▸ Data to process:

──────

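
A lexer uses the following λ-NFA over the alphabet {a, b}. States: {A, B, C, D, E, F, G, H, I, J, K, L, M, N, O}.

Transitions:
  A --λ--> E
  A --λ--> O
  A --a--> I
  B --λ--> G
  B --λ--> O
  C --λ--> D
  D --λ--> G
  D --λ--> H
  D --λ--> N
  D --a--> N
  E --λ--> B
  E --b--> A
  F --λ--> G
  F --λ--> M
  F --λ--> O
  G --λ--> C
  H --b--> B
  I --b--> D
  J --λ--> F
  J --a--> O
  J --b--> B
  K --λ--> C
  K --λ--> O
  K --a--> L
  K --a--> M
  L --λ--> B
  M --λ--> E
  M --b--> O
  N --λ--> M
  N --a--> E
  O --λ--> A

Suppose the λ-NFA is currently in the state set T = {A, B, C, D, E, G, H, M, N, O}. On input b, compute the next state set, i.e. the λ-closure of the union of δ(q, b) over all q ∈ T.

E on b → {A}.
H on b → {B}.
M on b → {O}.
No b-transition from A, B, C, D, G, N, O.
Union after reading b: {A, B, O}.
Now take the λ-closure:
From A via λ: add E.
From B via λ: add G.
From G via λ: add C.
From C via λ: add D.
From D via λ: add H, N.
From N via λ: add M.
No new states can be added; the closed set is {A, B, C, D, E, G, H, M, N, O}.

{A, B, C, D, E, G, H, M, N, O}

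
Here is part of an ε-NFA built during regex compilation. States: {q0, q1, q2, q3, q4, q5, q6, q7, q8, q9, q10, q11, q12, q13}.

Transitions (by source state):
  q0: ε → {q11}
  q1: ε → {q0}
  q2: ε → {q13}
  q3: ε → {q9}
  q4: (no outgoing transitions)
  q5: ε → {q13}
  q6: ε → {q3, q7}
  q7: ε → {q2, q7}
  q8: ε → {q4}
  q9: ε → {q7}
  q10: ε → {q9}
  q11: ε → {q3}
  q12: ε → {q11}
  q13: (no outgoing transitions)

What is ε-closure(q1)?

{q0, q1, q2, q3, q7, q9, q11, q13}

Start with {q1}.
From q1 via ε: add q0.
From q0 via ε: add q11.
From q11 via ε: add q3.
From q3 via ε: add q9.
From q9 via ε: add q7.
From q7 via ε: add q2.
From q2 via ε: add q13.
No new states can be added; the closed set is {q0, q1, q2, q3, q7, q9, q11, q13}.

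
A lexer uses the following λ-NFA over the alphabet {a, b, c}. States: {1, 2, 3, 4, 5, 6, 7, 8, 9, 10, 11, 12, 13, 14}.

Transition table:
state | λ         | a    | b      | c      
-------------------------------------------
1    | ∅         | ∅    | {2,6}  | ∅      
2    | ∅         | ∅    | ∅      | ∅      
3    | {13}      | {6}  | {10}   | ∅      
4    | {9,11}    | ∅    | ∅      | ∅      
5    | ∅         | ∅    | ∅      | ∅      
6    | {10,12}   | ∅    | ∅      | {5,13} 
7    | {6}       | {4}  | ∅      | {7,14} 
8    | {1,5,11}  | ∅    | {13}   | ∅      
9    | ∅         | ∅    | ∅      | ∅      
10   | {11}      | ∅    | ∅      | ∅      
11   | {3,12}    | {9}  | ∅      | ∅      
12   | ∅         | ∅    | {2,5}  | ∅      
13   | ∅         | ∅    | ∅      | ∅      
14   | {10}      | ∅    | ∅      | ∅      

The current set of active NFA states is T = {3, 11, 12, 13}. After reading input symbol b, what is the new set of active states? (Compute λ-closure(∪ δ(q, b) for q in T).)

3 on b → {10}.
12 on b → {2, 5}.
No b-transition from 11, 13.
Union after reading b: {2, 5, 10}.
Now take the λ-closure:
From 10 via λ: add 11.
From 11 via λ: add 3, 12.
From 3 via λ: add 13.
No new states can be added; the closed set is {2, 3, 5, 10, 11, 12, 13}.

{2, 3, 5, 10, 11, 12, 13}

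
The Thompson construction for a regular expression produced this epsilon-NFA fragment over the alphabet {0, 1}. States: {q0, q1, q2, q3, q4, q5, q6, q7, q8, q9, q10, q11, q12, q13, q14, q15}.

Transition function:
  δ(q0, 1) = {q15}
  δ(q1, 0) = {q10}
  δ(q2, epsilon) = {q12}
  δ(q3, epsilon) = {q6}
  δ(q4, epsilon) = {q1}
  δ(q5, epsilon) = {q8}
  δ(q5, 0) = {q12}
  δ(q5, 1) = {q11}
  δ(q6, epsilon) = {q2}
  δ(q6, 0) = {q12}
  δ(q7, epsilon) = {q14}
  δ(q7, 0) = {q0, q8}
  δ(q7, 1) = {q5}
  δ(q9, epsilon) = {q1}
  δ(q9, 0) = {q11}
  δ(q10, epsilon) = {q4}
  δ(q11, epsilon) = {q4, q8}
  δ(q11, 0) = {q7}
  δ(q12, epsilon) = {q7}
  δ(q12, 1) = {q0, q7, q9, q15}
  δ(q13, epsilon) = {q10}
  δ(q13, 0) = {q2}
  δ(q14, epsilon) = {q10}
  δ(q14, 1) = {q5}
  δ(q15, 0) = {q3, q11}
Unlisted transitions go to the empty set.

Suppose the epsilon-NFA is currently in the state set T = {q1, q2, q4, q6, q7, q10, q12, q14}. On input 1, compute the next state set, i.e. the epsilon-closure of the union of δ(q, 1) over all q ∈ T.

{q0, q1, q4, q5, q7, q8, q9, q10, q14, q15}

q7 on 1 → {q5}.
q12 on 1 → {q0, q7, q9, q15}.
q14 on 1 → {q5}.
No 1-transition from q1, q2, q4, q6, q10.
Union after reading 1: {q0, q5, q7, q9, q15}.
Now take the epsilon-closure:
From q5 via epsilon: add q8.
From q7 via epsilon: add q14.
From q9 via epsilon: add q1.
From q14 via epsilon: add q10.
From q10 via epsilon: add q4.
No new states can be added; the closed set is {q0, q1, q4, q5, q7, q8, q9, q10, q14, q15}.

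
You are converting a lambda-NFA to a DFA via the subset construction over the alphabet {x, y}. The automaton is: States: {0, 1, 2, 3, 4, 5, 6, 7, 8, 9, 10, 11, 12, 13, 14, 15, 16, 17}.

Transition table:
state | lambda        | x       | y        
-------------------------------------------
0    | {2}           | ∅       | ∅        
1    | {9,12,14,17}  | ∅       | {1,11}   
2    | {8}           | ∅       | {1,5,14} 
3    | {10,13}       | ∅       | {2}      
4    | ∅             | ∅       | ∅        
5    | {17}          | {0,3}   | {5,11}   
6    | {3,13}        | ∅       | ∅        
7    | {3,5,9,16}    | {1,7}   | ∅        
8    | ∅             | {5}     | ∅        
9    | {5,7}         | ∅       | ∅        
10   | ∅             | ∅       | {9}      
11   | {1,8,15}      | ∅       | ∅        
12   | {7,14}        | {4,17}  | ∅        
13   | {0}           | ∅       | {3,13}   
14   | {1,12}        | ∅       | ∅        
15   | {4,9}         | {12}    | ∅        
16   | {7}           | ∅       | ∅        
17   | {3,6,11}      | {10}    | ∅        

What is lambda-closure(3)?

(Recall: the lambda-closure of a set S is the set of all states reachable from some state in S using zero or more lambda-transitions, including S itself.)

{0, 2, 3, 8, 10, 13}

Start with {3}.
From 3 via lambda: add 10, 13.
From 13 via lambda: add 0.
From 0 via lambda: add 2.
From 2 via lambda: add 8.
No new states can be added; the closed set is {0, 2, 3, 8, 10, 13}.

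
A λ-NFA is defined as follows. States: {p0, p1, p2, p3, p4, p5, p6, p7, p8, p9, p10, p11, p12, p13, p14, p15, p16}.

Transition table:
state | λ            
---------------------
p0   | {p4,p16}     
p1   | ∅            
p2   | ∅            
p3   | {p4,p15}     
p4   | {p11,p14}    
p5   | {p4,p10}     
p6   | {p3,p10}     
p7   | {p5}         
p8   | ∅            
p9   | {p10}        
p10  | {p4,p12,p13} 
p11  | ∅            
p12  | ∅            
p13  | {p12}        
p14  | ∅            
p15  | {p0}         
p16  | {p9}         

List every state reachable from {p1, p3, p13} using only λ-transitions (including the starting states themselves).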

──────

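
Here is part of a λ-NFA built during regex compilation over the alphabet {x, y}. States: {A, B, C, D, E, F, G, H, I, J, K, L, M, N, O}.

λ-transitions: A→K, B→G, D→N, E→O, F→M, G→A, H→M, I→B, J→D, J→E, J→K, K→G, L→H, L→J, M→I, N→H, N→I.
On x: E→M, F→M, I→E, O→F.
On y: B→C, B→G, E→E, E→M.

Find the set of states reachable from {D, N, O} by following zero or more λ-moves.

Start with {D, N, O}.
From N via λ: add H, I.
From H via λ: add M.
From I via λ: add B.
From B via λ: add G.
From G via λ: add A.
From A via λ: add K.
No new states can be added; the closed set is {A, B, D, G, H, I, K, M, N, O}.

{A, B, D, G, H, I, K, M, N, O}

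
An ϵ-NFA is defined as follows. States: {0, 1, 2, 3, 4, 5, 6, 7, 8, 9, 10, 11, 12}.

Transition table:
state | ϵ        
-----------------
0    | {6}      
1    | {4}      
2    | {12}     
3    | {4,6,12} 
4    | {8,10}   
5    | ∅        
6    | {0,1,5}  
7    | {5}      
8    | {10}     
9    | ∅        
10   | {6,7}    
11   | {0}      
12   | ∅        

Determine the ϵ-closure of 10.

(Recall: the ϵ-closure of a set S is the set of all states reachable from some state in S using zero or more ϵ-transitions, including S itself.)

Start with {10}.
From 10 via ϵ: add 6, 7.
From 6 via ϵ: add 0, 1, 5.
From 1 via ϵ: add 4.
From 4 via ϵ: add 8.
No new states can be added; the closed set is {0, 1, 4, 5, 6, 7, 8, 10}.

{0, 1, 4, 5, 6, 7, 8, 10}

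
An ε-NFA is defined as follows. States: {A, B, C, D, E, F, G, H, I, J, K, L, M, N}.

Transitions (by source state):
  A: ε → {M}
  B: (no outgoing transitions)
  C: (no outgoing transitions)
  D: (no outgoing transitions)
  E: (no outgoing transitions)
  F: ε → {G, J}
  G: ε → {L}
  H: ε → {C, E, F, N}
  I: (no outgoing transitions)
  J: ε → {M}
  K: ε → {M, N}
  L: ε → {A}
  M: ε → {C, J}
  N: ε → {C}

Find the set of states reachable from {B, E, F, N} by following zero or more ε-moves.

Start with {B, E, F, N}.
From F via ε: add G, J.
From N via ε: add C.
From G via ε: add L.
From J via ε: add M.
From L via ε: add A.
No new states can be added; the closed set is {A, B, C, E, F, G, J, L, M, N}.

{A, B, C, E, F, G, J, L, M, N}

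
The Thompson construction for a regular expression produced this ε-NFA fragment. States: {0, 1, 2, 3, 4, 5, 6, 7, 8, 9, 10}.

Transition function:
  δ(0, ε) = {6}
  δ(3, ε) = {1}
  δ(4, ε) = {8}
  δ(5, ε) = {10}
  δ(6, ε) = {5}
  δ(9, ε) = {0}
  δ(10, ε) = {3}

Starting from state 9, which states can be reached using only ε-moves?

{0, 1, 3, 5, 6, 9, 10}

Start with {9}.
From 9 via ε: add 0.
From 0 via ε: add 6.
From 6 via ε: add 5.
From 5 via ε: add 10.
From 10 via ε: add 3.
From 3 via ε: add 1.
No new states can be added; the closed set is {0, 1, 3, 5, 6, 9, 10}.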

──────

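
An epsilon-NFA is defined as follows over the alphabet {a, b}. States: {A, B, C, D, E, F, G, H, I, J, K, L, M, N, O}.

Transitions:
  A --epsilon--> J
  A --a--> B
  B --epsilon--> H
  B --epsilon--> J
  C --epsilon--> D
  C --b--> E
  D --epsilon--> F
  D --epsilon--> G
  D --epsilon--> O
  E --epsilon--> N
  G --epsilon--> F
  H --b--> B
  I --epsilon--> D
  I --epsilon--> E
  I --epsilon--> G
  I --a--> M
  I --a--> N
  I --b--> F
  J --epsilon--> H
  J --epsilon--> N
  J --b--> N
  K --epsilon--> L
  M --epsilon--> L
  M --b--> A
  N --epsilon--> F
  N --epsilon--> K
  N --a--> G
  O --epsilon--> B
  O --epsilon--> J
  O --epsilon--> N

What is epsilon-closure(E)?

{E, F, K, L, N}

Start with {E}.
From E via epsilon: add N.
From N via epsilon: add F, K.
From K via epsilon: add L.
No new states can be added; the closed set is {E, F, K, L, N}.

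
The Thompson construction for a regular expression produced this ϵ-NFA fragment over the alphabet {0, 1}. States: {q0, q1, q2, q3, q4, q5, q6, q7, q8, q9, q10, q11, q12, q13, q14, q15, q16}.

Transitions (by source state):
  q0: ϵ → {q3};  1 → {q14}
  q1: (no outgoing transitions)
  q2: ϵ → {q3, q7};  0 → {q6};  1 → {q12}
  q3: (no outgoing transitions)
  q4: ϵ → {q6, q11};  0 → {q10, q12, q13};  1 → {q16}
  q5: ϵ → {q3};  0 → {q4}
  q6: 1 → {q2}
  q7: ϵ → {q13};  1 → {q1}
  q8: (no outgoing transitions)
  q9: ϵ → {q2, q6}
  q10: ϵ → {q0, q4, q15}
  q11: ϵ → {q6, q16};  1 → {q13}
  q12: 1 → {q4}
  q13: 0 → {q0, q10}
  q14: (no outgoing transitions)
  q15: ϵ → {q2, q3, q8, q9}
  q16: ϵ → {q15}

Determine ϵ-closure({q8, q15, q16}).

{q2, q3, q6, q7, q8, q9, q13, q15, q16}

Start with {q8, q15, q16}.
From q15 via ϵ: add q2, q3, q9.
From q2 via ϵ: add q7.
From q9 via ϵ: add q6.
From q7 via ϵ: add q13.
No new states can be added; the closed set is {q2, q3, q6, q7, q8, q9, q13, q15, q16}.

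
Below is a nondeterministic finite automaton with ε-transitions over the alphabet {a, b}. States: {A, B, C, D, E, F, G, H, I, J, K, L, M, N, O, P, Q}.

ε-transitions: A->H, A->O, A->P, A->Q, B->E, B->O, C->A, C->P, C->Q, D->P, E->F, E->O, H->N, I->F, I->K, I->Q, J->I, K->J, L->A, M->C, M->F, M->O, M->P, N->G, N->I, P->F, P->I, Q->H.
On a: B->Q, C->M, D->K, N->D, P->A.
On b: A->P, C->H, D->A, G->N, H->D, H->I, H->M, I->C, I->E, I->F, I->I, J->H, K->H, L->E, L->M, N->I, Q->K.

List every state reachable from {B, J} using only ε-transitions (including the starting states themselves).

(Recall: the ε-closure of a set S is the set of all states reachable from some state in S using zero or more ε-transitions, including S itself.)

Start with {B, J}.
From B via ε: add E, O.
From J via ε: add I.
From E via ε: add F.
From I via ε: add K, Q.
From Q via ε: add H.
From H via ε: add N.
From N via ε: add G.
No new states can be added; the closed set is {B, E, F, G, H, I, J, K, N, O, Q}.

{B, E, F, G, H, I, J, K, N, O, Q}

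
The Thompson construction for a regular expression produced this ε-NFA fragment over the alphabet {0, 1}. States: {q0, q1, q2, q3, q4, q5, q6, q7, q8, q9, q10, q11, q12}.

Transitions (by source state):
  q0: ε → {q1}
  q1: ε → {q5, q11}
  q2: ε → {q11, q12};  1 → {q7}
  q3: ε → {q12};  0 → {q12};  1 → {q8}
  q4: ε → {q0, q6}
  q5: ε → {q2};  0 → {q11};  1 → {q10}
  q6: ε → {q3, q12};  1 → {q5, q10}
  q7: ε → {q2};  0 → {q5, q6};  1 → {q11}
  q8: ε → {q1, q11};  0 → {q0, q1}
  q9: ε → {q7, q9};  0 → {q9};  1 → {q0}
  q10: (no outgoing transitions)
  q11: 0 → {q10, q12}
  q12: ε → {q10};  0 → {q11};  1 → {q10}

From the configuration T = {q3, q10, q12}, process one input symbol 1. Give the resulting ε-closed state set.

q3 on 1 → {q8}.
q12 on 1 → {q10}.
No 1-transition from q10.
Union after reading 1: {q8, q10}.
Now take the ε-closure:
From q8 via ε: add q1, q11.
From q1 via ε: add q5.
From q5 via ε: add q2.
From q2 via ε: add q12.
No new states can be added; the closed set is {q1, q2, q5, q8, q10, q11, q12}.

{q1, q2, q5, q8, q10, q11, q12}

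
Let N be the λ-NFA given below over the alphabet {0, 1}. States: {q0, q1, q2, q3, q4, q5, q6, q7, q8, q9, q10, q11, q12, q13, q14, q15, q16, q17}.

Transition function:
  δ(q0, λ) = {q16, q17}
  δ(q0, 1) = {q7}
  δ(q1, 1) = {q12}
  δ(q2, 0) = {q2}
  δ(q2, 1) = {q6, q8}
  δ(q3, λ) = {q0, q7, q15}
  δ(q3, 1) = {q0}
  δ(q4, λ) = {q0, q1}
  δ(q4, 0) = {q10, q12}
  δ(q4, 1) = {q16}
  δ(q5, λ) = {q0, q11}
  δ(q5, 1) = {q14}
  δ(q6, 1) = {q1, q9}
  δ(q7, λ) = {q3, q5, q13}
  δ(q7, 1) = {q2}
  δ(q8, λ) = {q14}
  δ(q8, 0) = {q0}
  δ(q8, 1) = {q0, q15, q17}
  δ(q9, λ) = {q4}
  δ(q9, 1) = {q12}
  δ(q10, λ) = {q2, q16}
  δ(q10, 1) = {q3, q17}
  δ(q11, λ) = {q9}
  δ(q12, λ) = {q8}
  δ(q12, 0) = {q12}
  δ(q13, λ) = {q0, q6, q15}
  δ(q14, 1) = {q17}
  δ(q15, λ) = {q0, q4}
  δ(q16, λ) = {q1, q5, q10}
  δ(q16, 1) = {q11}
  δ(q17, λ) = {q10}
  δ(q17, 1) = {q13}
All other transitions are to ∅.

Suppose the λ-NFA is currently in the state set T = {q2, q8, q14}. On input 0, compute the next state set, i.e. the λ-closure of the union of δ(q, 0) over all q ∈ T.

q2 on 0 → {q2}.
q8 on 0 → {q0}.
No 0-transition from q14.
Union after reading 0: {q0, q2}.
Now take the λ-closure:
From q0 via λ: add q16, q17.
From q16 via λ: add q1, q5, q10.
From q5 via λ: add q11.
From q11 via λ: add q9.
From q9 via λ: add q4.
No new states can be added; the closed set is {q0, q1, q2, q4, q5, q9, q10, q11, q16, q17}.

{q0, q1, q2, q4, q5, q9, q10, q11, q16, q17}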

──────

▸ Problem to work on: Count up the lines in the material above that contain the string "every", then state that figure alone.

▸ Task answer: 2